Repeat every line below exactly as it reads.

(Records from a dataset)

__________________________________________________

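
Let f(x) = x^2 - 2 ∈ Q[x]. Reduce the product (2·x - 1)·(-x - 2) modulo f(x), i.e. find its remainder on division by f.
a · b ≡ -3·x - 2 (mod f(x))

First multiply in Q[x] without reducing: a · b = -2·x^2 - 3·x + 2. Now divide by f(x) = x^2 - 2, eliminating the leading term at each step:
  leading term -2·x^2: subtract (-2)·f(x) = 4 - 2·x^2, leaving -3·x - 2
The degree is now < 2, so this is the remainder. Hence a · b ≡ -3·x - 2 in Q[x]/(f).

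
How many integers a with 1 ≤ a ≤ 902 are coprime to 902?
The number of a ∈ {1, ..., 902} with gcd(a, 902) = 1 is by definition Euler's totient φ(902). φ is multiplicative, with φ(p^e) = p^e − p^(e−1). Factorise 902 = 2 · 11 · 41. Then
  φ(902) = (2 − 1) · (11 − 1) · (41 − 1) = 1 · 10 · 40 = 400.
So there are 400 such integers.

Final answer: 400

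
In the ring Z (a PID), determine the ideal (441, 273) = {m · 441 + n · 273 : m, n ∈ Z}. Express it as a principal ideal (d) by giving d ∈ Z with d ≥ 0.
(441, 273) = (21); d = 21

In the PID Z, (a, b) is generated by gcd(a, b). Compute gcd(441, 273) with the extended Euclidean algorithm, tracking rows (r, s, t) with s·441 + t·273 = r:
  row A: (441, 1, 0)   [1·441 + 0·273 = 441]
  row B: (273, 0, 1)   [0·441 + 1·273 = 273]
  441 = 1·273 + 168   → row C = row A − 1·row B = (168, 1, −1)   [check: 1·441 − 1·273 = 168]
  273 = 1·168 + 105   → row D = row B − 1·row C = (105, −1, 2)   [check: −1·441 + 2·273 = 105]
  168 = 1·105 + 63   → row E = row C − 1·row D = (63, 2, −3)   [check: 2·441 − 3·273 = 63]
  105 = 1·63 + 42   → row F = row D − 1·row E = (42, −3, 5)   [check: −3·441 + 5·273 = 42]
  63 = 1·42 + 21   → row G = row E − 1·row F = (21, 5, −8)   [check: 5·441 − 8·273 = 21]
  42 = 2·21 + 0   → remainder 0, stop. gcd = 21 (last nonzero row G).
So gcd(441, 273) = 21, with Bézout identity 5·441 − 8·273 = 21. Containment (⊇): the Bézout identity exhibits 21 as an element of (441, 273), giving (21) ⊆ (441, 273). Containment (⊆): since 21 | 441 and 21 | 273 (441 = 21·21, 273 = 21·13), every Z-linear combination of 441 and 273 is divisible by 21, so (441, 273) ⊆ (21). Therefore (441, 273) = (21), d = 21.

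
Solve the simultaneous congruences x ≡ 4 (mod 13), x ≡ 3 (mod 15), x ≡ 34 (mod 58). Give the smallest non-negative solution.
x ≡ 498 (mod 11310); the representative in [0, 11310) is 498

The moduli 13, 15, 58 are pairwise coprime, so by the CRT there is a unique solution mod 13·15·58 = 11310.
Solve by successive substitution. Start with x ≡ 4 (mod 13).
  Combine with x ≡ 3 (mod 15): write x = 4 + 13·t and require 4 + 13·t ≡ 3 (mod 15), i.e. 13·t ≡ 3 − 4 ≡ 14 (mod 15). Since 13^(−1) ≡ 7 (mod 15), t ≡ 7·14 ≡ 8 (mod 15). So x ≡ 4 + 13·8 = 108 (mod 195).
  Combine with x ≡ 34 (mod 58): write x = 108 + 195·t and require 108 + 195·t ≡ 34 (mod 58), i.e. 195·t ≡ 34 − 108 ≡ 42 (mod 58). Since 195^(−1) ≡ 47 (mod 58) (195 ≡ 21 (mod 58)), t ≡ 47·42 ≡ 2 (mod 58). So x ≡ 108 + 195·2 = 498 (mod 11310).
Unique solution in [0, 11310): x = 498.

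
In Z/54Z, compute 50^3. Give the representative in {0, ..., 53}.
44

Use repeated squaring. Binary(3) = 11. Walk through the bits of the exponent 3 left-to-right: at each bit after the leading one, square the running value, then multiply by 50 if the bit is 1 (always reducing mod 54):
  bit 1 = 1 (leading): start with 50.
  bit 2 = 1: square 50^2 = 2500 ≡ 16; bit is 1, so multiply 16·50 = 800 ≡ 44 (mod 54).
Final value: 50^3 ≡ 44 (mod 54).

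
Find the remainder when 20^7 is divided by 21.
Use repeated squaring. Binary(7) = 111. Walk through the bits of the exponent 7 left-to-right: at each bit after the leading one, square the running value, then multiply by 20 if the bit is 1 (always reducing mod 21):
  bit 1 = 1 (leading): start with 20.
  bit 2 = 1: square 20^2 = 400 ≡ 1; bit is 1, so multiply 1·20 = 20 (mod 21).
  bit 3 = 1: square 20^2 = 400 ≡ 1; bit is 1, so multiply 1·20 = 20 (mod 21).
Final value: 20^7 ≡ 20 (mod 21).

Final answer: 20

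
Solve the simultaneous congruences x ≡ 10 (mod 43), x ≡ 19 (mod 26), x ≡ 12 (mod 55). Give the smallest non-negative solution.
The moduli 43, 26, 55 are pairwise coprime, so by the CRT there is a unique solution mod 43·26·55 = 61490.
Solve by successive substitution. Start with x ≡ 10 (mod 43).
  Combine with x ≡ 19 (mod 26): write x = 10 + 43·t and require 10 + 43·t ≡ 19 (mod 26), i.e. 43·t ≡ 19 − 10 ≡ 9 (mod 26). Since 43^(−1) ≡ 23 (mod 26) (43 ≡ 17 (mod 26)), t ≡ 23·9 ≡ 25 (mod 26). So x ≡ 10 + 43·25 = 1085 (mod 1118).
  Combine with x ≡ 12 (mod 55): write x = 1085 + 1118·t and require 1085 + 1118·t ≡ 12 (mod 55), i.e. 1118·t ≡ 12 − 1085 ≡ 27 (mod 55). Since 1118^(−1) ≡ 52 (mod 55) (1118 ≡ 18 (mod 55)), t ≡ 52·27 ≡ 29 (mod 55). So x ≡ 1085 + 1118·29 = 33507 (mod 61490).
Unique solution in [0, 61490): x = 33507.

Final answer: x ≡ 33507 (mod 61490); the representative in [0, 61490) is 33507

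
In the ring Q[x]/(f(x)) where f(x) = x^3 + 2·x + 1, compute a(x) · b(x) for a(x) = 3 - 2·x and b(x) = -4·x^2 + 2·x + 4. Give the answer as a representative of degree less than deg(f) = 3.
a · b ≡ -16·x^2 - 18·x + 4 (mod f(x))

First multiply in Q[x] without reducing: a · b = 8·x^3 - 16·x^2 - 2·x + 12. Now divide by f(x) = x^3 + 2·x + 1, eliminating the leading term at each step:
  leading term 8·x^3: subtract (8)·f(x) = 8·x^3 + 16·x + 8, leaving -16·x^2 - 18·x + 4
The degree is now < 3, so this is the remainder. Hence a · b ≡ -16·x^2 - 18·x + 4 in Q[x]/(f).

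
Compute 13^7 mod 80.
Use repeated squaring. Binary(7) = 111. Walk through the bits of the exponent 7 left-to-right: at each bit after the leading one, square the running value, then multiply by 13 if the bit is 1 (always reducing mod 80):
  bit 1 = 1 (leading): start with 13.
  bit 2 = 1: square 13^2 = 169 ≡ 9; bit is 1, so multiply 9·13 = 117 ≡ 37 (mod 80).
  bit 3 = 1: square 37^2 = 1369 ≡ 9; bit is 1, so multiply 9·13 = 117 ≡ 37 (mod 80).
Final value: 13^7 ≡ 37 (mod 80).

Final answer: 37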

__________________________________________________

◆ Result of this exercise
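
Let f(x) = x^2 - 2 ∈ Q[x]. Reduce the product (2·x - 1)·(-x - 2) modulo f(x), i.e. find its remainder on division by f.
a · b ≡ -3·x - 2 (mod f(x))

First multiply in Q[x] without reducing: a · b = -2·x^2 - 3·x + 2. Now divide by f(x) = x^2 - 2, eliminating the leading term at each step:
  leading term -2·x^2: subtract (-2)·f(x) = 4 - 2·x^2, leaving -3·x - 2
The degree is now < 2, so this is the remainder. Hence a · b ≡ -3·x - 2 in Q[x]/(f).

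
How many integers a with 1 ≤ a ≤ 902 are coprime to 902?
The number of a ∈ {1, ..., 902} with gcd(a, 902) = 1 is by definition Euler's totient φ(902). φ is multiplicative, with φ(p^e) = p^e − p^(e−1). Factorise 902 = 2 · 11 · 41. Then
  φ(902) = (2 − 1) · (11 − 1) · (41 − 1) = 1 · 10 · 40 = 400.
So there are 400 such integers.

Final answer: 400

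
In the ring Z (a PID), determine the ideal (441, 273) = {m · 441 + n · 273 : m, n ∈ Z}. Express it as a principal ideal (d) by giving d ∈ Z with d ≥ 0.
(441, 273) = (21); d = 21

In the PID Z, (a, b) is generated by gcd(a, b). Compute gcd(441, 273) with the extended Euclidean algorithm, tracking rows (r, s, t) with s·441 + t·273 = r:
  row A: (441, 1, 0)   [1·441 + 0·273 = 441]
  row B: (273, 0, 1)   [0·441 + 1·273 = 273]
  441 = 1·273 + 168   → row C = row A − 1·row B = (168, 1, −1)   [check: 1·441 − 1·273 = 168]
  273 = 1·168 + 105   → row D = row B − 1·row C = (105, −1, 2)   [check: −1·441 + 2·273 = 105]
  168 = 1·105 + 63   → row E = row C − 1·row D = (63, 2, −3)   [check: 2·441 − 3·273 = 63]
  105 = 1·63 + 42   → row F = row D − 1·row E = (42, −3, 5)   [check: −3·441 + 5·273 = 42]
  63 = 1·42 + 21   → row G = row E − 1·row F = (21, 5, −8)   [check: 5·441 − 8·273 = 21]
  42 = 2·21 + 0   → remainder 0, stop. gcd = 21 (last nonzero row G).
So gcd(441, 273) = 21, with Bézout identity 5·441 − 8·273 = 21. Containment (⊇): the Bézout identity exhibits 21 as an element of (441, 273), giving (21) ⊆ (441, 273). Containment (⊆): since 21 | 441 and 21 | 273 (441 = 21·21, 273 = 21·13), every Z-linear combination of 441 and 273 is divisible by 21, so (441, 273) ⊆ (21). Therefore (441, 273) = (21), d = 21.

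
Solve the simultaneous congruences x ≡ 4 (mod 13), x ≡ 3 (mod 15), x ≡ 34 (mod 58). Give the smallest non-negative solution.
x ≡ 498 (mod 11310); the representative in [0, 11310) is 498

The moduli 13, 15, 58 are pairwise coprime, so by the CRT there is a unique solution mod 13·15·58 = 11310.
Solve by successive substitution. Start with x ≡ 4 (mod 13).
  Combine with x ≡ 3 (mod 15): write x = 4 + 13·t and require 4 + 13·t ≡ 3 (mod 15), i.e. 13·t ≡ 3 − 4 ≡ 14 (mod 15). Since 13^(−1) ≡ 7 (mod 15), t ≡ 7·14 ≡ 8 (mod 15). So x ≡ 4 + 13·8 = 108 (mod 195).
  Combine with x ≡ 34 (mod 58): write x = 108 + 195·t and require 108 + 195·t ≡ 34 (mod 58), i.e. 195·t ≡ 34 − 108 ≡ 42 (mod 58). Since 195^(−1) ≡ 47 (mod 58) (195 ≡ 21 (mod 58)), t ≡ 47·42 ≡ 2 (mod 58). So x ≡ 108 + 195·2 = 498 (mod 11310).
Unique solution in [0, 11310): x = 498.

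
In Z/54Z, compute 50^3. Give the representative in {0, ..., 53}.
44

Use repeated squaring. Binary(3) = 11. Walk through the bits of the exponent 3 left-to-right: at each bit after the leading one, square the running value, then multiply by 50 if the bit is 1 (always reducing mod 54):
  bit 1 = 1 (leading): start with 50.
  bit 2 = 1: square 50^2 = 2500 ≡ 16; bit is 1, so multiply 16·50 = 800 ≡ 44 (mod 54).
Final value: 50^3 ≡ 44 (mod 54).

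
Find the remainder when 20^7 is divided by 21.
Use repeated squaring. Binary(7) = 111. Walk through the bits of the exponent 7 left-to-right: at each bit after the leading one, square the running value, then multiply by 20 if the bit is 1 (always reducing mod 21):
  bit 1 = 1 (leading): start with 20.
  bit 2 = 1: square 20^2 = 400 ≡ 1; bit is 1, so multiply 1·20 = 20 (mod 21).
  bit 3 = 1: square 20^2 = 400 ≡ 1; bit is 1, so multiply 1·20 = 20 (mod 21).
Final value: 20^7 ≡ 20 (mod 21).

Final answer: 20

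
Solve the simultaneous congruences x ≡ 10 (mod 43), x ≡ 19 (mod 26), x ≡ 12 (mod 55). Give the smallest non-negative solution.
The moduli 43, 26, 55 are pairwise coprime, so by the CRT there is a unique solution mod 43·26·55 = 61490.
Solve by successive substitution. Start with x ≡ 10 (mod 43).
  Combine with x ≡ 19 (mod 26): write x = 10 + 43·t and require 10 + 43·t ≡ 19 (mod 26), i.e. 43·t ≡ 19 − 10 ≡ 9 (mod 26). Since 43^(−1) ≡ 23 (mod 26) (43 ≡ 17 (mod 26)), t ≡ 23·9 ≡ 25 (mod 26). So x ≡ 10 + 43·25 = 1085 (mod 1118).
  Combine with x ≡ 12 (mod 55): write x = 1085 + 1118·t and require 1085 + 1118·t ≡ 12 (mod 55), i.e. 1118·t ≡ 12 − 1085 ≡ 27 (mod 55). Since 1118^(−1) ≡ 52 (mod 55) (1118 ≡ 18 (mod 55)), t ≡ 52·27 ≡ 29 (mod 55). So x ≡ 1085 + 1118·29 = 33507 (mod 61490).
Unique solution in [0, 61490): x = 33507.

Final answer: x ≡ 33507 (mod 61490); the representative in [0, 61490) is 33507

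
In the ring Q[x]/(f(x)) where f(x) = x^3 + 2·x + 1, compute a(x) · b(x) for a(x) = 3 - 2·x and b(x) = -4·x^2 + 2·x + 4. Give the answer as a representative of degree less than deg(f) = 3.
a · b ≡ -16·x^2 - 18·x + 4 (mod f(x))

First multiply in Q[x] without reducing: a · b = 8·x^3 - 16·x^2 - 2·x + 12. Now divide by f(x) = x^3 + 2·x + 1, eliminating the leading term at each step:
  leading term 8·x^3: subtract (8)·f(x) = 8·x^3 + 16·x + 8, leaving -16·x^2 - 18·x + 4
The degree is now < 3, so this is the remainder. Hence a · b ≡ -16·x^2 - 18·x + 4 in Q[x]/(f).

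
Compute 13^7 mod 80.
Use repeated squaring. Binary(7) = 111. Walk through the bits of the exponent 7 left-to-right: at each bit after the leading one, square the running value, then multiply by 13 if the bit is 1 (always reducing mod 80):
  bit 1 = 1 (leading): start with 13.
  bit 2 = 1: square 13^2 = 169 ≡ 9; bit is 1, so multiply 9·13 = 117 ≡ 37 (mod 80).
  bit 3 = 1: square 37^2 = 1369 ≡ 9; bit is 1, so multiply 9·13 = 117 ≡ 37 (mod 80).
Final value: 13^7 ≡ 37 (mod 80).

Final answer: 37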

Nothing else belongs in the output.